- [Prompt] Output verbatim the line with "colorless waxy: 333" together with every line beneath it, ending at the last line of the entries.

━━━━━ Entries shown ━━━━━

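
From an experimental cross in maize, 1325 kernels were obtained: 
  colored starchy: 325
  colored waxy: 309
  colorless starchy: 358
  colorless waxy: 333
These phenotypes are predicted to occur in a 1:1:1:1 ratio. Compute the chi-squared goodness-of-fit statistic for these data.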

━━━━━

- [Written solution]
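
  colorless waxy: 333
These phenotypes are predicted to occur in a 1:1:1:1 ratio. Compute the chi-squared goodness-of-fit statistic for these data.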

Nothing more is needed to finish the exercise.